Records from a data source
——————————

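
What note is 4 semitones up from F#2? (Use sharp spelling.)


F#2: chromatic position 6 in octave 2 → absolute = 2×12 + 6 = 30
Transpose up 4: 30 + 4 = 34
34 = 2×12 + 10 → A# in octave 2
Result = A#2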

——————————

» **Requirement**
What is wanted is an exact copy of the data.

» **Response for this exercise**
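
What note is 4 semitones up from F#2? (Use sharp spelling.)


F#2: chromatic position 6 in octave 2 → absolute = 2×12 + 6 = 30
Transpose up 4: 30 + 4 = 34
34 = 2×12 + 10 → A# in octave 2
Result = A#2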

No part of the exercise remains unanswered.